___ Information given

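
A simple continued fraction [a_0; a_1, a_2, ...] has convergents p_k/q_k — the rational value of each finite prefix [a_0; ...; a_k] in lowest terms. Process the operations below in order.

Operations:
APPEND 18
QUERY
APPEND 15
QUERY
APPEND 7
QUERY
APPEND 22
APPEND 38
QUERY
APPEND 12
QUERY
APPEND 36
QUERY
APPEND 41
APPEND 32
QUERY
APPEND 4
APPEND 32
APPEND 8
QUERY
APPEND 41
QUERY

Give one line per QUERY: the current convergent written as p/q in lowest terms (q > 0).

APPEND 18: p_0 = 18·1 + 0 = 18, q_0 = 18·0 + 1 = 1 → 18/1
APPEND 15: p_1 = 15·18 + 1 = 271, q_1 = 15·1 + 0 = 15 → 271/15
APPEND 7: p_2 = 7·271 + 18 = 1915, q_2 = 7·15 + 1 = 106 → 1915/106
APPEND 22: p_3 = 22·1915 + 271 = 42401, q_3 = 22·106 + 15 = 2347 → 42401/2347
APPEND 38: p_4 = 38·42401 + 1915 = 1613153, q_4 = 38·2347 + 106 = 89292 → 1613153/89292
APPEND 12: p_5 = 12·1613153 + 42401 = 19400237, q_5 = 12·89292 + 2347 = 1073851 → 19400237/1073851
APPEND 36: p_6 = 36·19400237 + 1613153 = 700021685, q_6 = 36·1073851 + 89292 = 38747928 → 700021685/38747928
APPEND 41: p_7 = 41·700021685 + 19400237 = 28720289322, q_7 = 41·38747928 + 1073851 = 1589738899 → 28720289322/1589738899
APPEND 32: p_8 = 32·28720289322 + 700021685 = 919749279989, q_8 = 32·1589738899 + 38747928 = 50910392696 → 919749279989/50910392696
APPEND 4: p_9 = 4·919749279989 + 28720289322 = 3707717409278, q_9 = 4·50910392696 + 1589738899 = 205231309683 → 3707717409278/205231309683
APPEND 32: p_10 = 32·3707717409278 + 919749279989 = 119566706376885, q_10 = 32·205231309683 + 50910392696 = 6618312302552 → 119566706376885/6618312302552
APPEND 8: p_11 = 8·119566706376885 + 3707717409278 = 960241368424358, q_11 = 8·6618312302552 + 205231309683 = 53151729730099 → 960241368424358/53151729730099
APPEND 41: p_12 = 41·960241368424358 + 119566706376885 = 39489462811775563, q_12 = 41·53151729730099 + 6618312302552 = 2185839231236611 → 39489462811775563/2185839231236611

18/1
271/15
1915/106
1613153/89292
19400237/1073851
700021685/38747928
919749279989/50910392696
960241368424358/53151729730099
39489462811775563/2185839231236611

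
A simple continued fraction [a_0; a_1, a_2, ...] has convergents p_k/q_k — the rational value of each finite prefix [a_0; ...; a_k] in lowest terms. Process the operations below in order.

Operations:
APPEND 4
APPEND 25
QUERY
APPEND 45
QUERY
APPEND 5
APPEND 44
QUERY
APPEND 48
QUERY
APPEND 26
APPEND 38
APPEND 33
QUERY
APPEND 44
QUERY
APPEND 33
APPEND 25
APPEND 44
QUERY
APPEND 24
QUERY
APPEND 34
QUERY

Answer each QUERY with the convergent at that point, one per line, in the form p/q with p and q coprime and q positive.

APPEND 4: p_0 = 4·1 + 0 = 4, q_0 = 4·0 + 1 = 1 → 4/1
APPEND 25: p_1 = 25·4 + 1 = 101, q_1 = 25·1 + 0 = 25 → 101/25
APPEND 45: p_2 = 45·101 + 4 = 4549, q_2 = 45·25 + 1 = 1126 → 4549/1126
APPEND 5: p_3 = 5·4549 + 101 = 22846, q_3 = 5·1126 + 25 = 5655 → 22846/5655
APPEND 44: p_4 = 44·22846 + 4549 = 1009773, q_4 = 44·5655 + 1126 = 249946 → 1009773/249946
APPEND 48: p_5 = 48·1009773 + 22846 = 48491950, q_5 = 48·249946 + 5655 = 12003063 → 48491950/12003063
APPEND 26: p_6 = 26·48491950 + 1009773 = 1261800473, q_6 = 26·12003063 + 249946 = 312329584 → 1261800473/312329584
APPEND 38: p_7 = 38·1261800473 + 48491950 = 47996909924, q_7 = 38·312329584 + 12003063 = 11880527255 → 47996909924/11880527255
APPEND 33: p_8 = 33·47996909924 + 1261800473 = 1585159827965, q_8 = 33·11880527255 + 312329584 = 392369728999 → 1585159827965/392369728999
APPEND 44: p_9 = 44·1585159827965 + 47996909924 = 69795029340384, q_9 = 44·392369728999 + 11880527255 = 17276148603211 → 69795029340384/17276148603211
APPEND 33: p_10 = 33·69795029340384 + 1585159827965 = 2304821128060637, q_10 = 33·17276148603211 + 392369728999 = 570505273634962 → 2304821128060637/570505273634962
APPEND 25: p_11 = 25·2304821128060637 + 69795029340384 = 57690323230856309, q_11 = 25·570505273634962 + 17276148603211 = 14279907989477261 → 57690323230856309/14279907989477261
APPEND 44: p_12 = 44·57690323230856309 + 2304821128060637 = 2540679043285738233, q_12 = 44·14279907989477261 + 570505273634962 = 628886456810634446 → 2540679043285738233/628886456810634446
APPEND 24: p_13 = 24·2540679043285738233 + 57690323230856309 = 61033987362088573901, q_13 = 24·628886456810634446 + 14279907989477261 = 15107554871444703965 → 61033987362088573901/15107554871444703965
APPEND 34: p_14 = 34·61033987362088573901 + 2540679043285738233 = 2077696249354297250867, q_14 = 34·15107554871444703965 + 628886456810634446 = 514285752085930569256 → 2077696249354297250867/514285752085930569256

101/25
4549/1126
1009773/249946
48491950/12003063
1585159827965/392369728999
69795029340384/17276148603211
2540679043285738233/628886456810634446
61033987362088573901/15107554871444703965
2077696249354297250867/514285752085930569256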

______

Task brief:
Every line of the records should be reproduced exactly.

Answer to the problem:
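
A simple continued fraction [a_0; a_1, a_2, ...] has convergents p_k/q_k — the rational value of each finite prefix [a_0; ...; a_k] in lowest terms. Process the operations below in order.

Operations:
APPEND 18
QUERY
APPEND 15
QUERY
APPEND 7
QUERY
APPEND 22
APPEND 38
QUERY
APPEND 12
QUERY
APPEND 36
QUERY
APPEND 41
APPEND 32
QUERY
APPEND 4
APPEND 32
APPEND 8
QUERY
APPEND 41
QUERY

Give one line per QUERY: the current convergent written as p/q in lowest terms (q > 0).

APPEND 18: p_0 = 18·1 + 0 = 18, q_0 = 18·0 + 1 = 1 → 18/1
APPEND 15: p_1 = 15·18 + 1 = 271, q_1 = 15·1 + 0 = 15 → 271/15
APPEND 7: p_2 = 7·271 + 18 = 1915, q_2 = 7·15 + 1 = 106 → 1915/106
APPEND 22: p_3 = 22·1915 + 271 = 42401, q_3 = 22·106 + 15 = 2347 → 42401/2347
APPEND 38: p_4 = 38·42401 + 1915 = 1613153, q_4 = 38·2347 + 106 = 89292 → 1613153/89292
APPEND 12: p_5 = 12·1613153 + 42401 = 19400237, q_5 = 12·89292 + 2347 = 1073851 → 19400237/1073851
APPEND 36: p_6 = 36·19400237 + 1613153 = 700021685, q_6 = 36·1073851 + 89292 = 38747928 → 700021685/38747928
APPEND 41: p_7 = 41·700021685 + 19400237 = 28720289322, q_7 = 41·38747928 + 1073851 = 1589738899 → 28720289322/1589738899
APPEND 32: p_8 = 32·28720289322 + 700021685 = 919749279989, q_8 = 32·1589738899 + 38747928 = 50910392696 → 919749279989/50910392696
APPEND 4: p_9 = 4·919749279989 + 28720289322 = 3707717409278, q_9 = 4·50910392696 + 1589738899 = 205231309683 → 3707717409278/205231309683
APPEND 32: p_10 = 32·3707717409278 + 919749279989 = 119566706376885, q_10 = 32·205231309683 + 50910392696 = 6618312302552 → 119566706376885/6618312302552
APPEND 8: p_11 = 8·119566706376885 + 3707717409278 = 960241368424358, q_11 = 8·6618312302552 + 205231309683 = 53151729730099 → 960241368424358/53151729730099
APPEND 41: p_12 = 41·960241368424358 + 119566706376885 = 39489462811775563, q_12 = 41·53151729730099 + 6618312302552 = 2185839231236611 → 39489462811775563/2185839231236611

18/1
271/15
1915/106
1613153/89292
19400237/1073851
700021685/38747928
919749279989/50910392696
960241368424358/53151729730099
39489462811775563/2185839231236611

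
A simple continued fraction [a_0; a_1, a_2, ...] has convergents p_k/q_k — the rational value of each finite prefix [a_0; ...; a_k] in lowest terms. Process the operations below in order.

Operations:
APPEND 4
APPEND 25
QUERY
APPEND 45
QUERY
APPEND 5
APPEND 44
QUERY
APPEND 48
QUERY
APPEND 26
APPEND 38
APPEND 33
QUERY
APPEND 44
QUERY
APPEND 33
APPEND 25
APPEND 44
QUERY
APPEND 24
QUERY
APPEND 34
QUERY

Answer each QUERY with the convergent at that point, one per line, in the form p/q with p and q coprime and q positive.

APPEND 4: p_0 = 4·1 + 0 = 4, q_0 = 4·0 + 1 = 1 → 4/1
APPEND 25: p_1 = 25·4 + 1 = 101, q_1 = 25·1 + 0 = 25 → 101/25
APPEND 45: p_2 = 45·101 + 4 = 4549, q_2 = 45·25 + 1 = 1126 → 4549/1126
APPEND 5: p_3 = 5·4549 + 101 = 22846, q_3 = 5·1126 + 25 = 5655 → 22846/5655
APPEND 44: p_4 = 44·22846 + 4549 = 1009773, q_4 = 44·5655 + 1126 = 249946 → 1009773/249946
APPEND 48: p_5 = 48·1009773 + 22846 = 48491950, q_5 = 48·249946 + 5655 = 12003063 → 48491950/12003063
APPEND 26: p_6 = 26·48491950 + 1009773 = 1261800473, q_6 = 26·12003063 + 249946 = 312329584 → 1261800473/312329584
APPEND 38: p_7 = 38·1261800473 + 48491950 = 47996909924, q_7 = 38·312329584 + 12003063 = 11880527255 → 47996909924/11880527255
APPEND 33: p_8 = 33·47996909924 + 1261800473 = 1585159827965, q_8 = 33·11880527255 + 312329584 = 392369728999 → 1585159827965/392369728999
APPEND 44: p_9 = 44·1585159827965 + 47996909924 = 69795029340384, q_9 = 44·392369728999 + 11880527255 = 17276148603211 → 69795029340384/17276148603211
APPEND 33: p_10 = 33·69795029340384 + 1585159827965 = 2304821128060637, q_10 = 33·17276148603211 + 392369728999 = 570505273634962 → 2304821128060637/570505273634962
APPEND 25: p_11 = 25·2304821128060637 + 69795029340384 = 57690323230856309, q_11 = 25·570505273634962 + 17276148603211 = 14279907989477261 → 57690323230856309/14279907989477261
APPEND 44: p_12 = 44·57690323230856309 + 2304821128060637 = 2540679043285738233, q_12 = 44·14279907989477261 + 570505273634962 = 628886456810634446 → 2540679043285738233/628886456810634446
APPEND 24: p_13 = 24·2540679043285738233 + 57690323230856309 = 61033987362088573901, q_13 = 24·628886456810634446 + 14279907989477261 = 15107554871444703965 → 61033987362088573901/15107554871444703965
APPEND 34: p_14 = 34·61033987362088573901 + 2540679043285738233 = 2077696249354297250867, q_14 = 34·15107554871444703965 + 628886456810634446 = 514285752085930569256 → 2077696249354297250867/514285752085930569256

101/25
4549/1126
1009773/249946
48491950/12003063
1585159827965/392369728999
69795029340384/17276148603211
2540679043285738233/628886456810634446
61033987362088573901/15107554871444703965
2077696249354297250867/514285752085930569256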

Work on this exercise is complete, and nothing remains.